• EXCERPTED RECORDS:
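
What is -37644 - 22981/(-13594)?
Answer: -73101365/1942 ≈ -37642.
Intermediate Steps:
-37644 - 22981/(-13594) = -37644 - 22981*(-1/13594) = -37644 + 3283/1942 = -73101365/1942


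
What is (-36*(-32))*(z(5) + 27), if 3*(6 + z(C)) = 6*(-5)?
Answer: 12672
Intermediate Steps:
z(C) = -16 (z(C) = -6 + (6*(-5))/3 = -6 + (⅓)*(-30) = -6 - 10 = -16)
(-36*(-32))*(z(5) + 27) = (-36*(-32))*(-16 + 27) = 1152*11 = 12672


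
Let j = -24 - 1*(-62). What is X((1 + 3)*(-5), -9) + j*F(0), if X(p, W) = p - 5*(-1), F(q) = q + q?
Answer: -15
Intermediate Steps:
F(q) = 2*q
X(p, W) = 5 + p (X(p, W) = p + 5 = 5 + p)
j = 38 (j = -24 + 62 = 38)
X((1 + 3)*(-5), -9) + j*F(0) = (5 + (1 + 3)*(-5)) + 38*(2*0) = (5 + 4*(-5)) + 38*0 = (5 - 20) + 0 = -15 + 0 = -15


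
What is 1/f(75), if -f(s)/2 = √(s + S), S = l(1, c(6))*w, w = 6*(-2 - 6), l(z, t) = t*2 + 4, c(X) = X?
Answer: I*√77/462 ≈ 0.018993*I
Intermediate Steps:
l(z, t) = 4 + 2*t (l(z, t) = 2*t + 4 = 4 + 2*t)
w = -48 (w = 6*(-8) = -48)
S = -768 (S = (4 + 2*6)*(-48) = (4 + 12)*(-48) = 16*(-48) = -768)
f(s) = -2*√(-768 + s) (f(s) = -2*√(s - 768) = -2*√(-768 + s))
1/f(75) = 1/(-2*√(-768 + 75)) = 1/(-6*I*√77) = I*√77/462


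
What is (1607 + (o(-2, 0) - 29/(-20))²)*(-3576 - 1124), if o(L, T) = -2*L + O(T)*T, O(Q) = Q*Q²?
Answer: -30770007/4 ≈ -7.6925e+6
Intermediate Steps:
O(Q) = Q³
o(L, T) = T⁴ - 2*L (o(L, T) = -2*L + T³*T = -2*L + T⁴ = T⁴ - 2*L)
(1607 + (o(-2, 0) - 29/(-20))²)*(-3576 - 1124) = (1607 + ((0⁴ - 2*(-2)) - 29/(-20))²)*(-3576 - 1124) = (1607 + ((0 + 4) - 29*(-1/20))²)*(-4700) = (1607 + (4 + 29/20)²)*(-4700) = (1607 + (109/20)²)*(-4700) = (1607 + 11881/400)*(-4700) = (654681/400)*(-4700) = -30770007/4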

• EXERCISE: Only an exact copy is wanted here: the line containing "What is 1/f(75), if" and every later line, up to and including the last line of the listing.

• FINISHED EXERCISE:
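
What is 1/f(75), if -f(s)/2 = √(s + S), S = l(1, c(6))*w, w = 6*(-2 - 6), l(z, t) = t*2 + 4, c(X) = X?
Answer: I*√77/462 ≈ 0.018993*I
Intermediate Steps:
l(z, t) = 4 + 2*t (l(z, t) = 2*t + 4 = 4 + 2*t)
w = -48 (w = 6*(-8) = -48)
S = -768 (S = (4 + 2*6)*(-48) = (4 + 12)*(-48) = 16*(-48) = -768)
f(s) = -2*√(-768 + s) (f(s) = -2*√(s - 768) = -2*√(-768 + s))
1/f(75) = 1/(-2*√(-768 + 75)) = 1/(-6*I*√77) = I*√77/462


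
What is (1607 + (o(-2, 0) - 29/(-20))²)*(-3576 - 1124), if o(L, T) = -2*L + O(T)*T, O(Q) = Q*Q²?
Answer: -30770007/4 ≈ -7.6925e+6
Intermediate Steps:
O(Q) = Q³
o(L, T) = T⁴ - 2*L (o(L, T) = -2*L + T³*T = -2*L + T⁴ = T⁴ - 2*L)
(1607 + (o(-2, 0) - 29/(-20))²)*(-3576 - 1124) = (1607 + ((0⁴ - 2*(-2)) - 29/(-20))²)*(-3576 - 1124) = (1607 + ((0 + 4) - 29*(-1/20))²)*(-4700) = (1607 + (4 + 29/20)²)*(-4700) = (1607 + (109/20)²)*(-4700) = (1607 + 11881/400)*(-4700) = (654681/400)*(-4700) = -30770007/4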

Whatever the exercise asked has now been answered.